__Task to carry out__:
Answer with a number only, stating how many lines of the records hold the word "gears".
(Beginning of Data provided)
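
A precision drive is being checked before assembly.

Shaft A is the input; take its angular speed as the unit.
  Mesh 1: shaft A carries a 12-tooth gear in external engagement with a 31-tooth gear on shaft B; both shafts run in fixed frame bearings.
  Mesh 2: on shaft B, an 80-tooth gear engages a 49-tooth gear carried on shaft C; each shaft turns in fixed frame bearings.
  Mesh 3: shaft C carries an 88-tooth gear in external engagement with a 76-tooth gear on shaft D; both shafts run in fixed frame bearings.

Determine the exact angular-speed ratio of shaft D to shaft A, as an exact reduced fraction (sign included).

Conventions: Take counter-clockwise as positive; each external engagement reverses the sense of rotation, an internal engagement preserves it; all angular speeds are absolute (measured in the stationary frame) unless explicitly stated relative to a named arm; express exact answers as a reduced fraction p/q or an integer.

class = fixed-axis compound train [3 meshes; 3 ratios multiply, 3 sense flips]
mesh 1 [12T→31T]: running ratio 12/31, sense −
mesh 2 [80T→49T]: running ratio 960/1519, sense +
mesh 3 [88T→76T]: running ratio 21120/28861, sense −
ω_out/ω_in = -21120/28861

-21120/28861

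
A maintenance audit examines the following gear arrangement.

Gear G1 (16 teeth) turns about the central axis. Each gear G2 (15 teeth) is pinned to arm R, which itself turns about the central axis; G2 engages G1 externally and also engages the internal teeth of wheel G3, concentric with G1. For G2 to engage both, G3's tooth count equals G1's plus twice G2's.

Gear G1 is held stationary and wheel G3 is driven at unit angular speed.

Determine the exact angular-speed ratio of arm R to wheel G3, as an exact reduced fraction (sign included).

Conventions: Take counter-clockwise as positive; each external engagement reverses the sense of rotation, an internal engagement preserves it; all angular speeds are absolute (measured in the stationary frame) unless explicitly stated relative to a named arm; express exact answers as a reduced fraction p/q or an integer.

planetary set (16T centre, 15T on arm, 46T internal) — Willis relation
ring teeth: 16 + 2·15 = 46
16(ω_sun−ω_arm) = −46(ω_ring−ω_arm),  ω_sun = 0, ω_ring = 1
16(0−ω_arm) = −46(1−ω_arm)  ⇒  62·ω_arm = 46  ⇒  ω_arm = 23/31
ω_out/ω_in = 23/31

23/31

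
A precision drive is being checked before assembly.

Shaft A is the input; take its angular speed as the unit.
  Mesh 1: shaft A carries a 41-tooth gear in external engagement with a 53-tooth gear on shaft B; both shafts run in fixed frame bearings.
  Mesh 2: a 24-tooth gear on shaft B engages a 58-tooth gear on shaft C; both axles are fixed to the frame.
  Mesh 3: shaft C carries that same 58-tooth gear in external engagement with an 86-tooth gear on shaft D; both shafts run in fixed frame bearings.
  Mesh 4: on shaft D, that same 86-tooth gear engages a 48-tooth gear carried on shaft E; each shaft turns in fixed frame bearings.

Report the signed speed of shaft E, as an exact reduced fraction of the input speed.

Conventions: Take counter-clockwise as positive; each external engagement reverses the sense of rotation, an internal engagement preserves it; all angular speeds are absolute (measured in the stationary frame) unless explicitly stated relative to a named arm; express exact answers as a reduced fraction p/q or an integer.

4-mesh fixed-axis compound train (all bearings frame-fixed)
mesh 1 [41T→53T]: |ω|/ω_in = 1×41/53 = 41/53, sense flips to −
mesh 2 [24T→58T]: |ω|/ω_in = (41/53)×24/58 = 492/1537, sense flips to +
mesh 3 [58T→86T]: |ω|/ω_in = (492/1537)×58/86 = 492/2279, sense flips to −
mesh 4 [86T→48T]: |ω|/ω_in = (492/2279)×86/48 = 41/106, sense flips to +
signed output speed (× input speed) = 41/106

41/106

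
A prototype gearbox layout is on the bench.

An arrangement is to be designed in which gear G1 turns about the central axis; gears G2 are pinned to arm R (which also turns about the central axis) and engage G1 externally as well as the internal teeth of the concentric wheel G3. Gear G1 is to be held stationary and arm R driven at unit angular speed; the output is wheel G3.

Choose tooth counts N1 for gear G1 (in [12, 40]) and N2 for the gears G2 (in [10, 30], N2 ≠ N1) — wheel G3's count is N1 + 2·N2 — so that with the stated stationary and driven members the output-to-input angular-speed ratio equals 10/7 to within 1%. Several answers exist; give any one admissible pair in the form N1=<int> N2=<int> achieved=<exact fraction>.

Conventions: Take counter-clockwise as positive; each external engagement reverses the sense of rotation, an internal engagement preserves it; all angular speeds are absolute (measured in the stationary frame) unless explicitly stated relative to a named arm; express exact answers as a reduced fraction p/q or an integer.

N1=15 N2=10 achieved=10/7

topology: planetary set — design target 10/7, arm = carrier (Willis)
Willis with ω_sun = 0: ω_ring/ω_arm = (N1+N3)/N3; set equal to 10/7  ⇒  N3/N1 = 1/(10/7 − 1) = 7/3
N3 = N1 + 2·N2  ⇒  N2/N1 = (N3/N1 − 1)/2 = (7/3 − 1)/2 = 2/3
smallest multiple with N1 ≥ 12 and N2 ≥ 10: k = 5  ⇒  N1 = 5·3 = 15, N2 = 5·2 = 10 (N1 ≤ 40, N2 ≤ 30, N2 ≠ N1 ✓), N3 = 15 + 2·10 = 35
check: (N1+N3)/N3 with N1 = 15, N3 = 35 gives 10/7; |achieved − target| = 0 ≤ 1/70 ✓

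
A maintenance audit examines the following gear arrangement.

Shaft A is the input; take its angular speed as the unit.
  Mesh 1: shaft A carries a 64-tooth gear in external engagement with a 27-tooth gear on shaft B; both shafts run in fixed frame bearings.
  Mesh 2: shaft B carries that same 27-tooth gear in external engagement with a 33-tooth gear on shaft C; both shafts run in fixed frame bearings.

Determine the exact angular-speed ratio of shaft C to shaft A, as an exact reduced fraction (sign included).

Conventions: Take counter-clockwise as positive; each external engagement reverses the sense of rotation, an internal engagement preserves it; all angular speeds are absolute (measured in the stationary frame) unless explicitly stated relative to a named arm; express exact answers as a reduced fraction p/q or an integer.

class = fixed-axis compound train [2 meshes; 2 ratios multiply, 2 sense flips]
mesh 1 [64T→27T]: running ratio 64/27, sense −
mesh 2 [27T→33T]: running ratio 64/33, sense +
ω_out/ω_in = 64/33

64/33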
(End of Data provided)
__Reply__:
2